══ LISTED ENTRIES

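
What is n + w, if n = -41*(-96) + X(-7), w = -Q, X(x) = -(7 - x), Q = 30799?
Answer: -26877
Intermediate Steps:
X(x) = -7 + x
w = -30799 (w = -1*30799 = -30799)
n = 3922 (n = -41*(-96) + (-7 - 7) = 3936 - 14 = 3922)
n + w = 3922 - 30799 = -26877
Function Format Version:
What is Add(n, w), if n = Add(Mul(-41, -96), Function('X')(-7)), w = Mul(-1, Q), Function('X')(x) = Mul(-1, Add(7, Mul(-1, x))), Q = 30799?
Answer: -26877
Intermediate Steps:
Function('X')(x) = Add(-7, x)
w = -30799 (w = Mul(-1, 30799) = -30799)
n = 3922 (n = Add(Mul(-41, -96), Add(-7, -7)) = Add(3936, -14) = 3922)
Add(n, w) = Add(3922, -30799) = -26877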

════
══ LISTED ENTRIES

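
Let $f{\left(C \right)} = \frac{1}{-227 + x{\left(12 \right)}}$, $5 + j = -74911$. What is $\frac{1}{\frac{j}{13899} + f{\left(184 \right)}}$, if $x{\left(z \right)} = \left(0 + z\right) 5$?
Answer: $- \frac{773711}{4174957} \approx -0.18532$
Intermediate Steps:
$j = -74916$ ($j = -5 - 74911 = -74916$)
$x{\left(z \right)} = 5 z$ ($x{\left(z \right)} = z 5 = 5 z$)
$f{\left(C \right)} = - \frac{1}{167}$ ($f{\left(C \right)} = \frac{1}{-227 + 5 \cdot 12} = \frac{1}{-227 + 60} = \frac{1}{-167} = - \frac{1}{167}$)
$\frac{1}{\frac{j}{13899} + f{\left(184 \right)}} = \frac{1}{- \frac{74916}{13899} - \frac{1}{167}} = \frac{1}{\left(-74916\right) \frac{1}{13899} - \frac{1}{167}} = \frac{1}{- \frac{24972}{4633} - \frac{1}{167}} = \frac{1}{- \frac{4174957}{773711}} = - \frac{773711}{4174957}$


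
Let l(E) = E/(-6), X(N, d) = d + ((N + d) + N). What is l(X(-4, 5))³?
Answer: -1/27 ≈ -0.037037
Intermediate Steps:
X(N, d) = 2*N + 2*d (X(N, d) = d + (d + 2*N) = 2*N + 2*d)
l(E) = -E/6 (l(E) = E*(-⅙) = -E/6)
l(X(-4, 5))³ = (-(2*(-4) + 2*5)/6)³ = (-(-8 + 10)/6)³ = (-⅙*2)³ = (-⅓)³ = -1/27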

════

WORK ORDER
The response must contain every line from the listing above in which the string "What" appears.

RESULT OF THIS TASK
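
What is n + w, if n = -41*(-96) + X(-7), w = -Q, X(x) = -(7 - x), Q = 30799?
What is Add(n, w), if n = Add(Mul(-41, -96), Function('X')(-7)), w = Mul(-1, Q), Function('X')(x) = Mul(-1, Add(7, Mul(-1, x))), Q = 30799?
Let $f{\left(C \right)} = \frac{1}{-227 + x{\left(12 \right)}}$, $5 + j = -74911$. What is $\frac{1}{\frac{j}{13899} + f{\left(184 \right)}}$, if $x{\left(z \right)} = \left(0 + z\right) 5$?
Let l(E) = E/(-6), X(N, d) = d + ((N + d) + N). What is l(X(-4, 5))³?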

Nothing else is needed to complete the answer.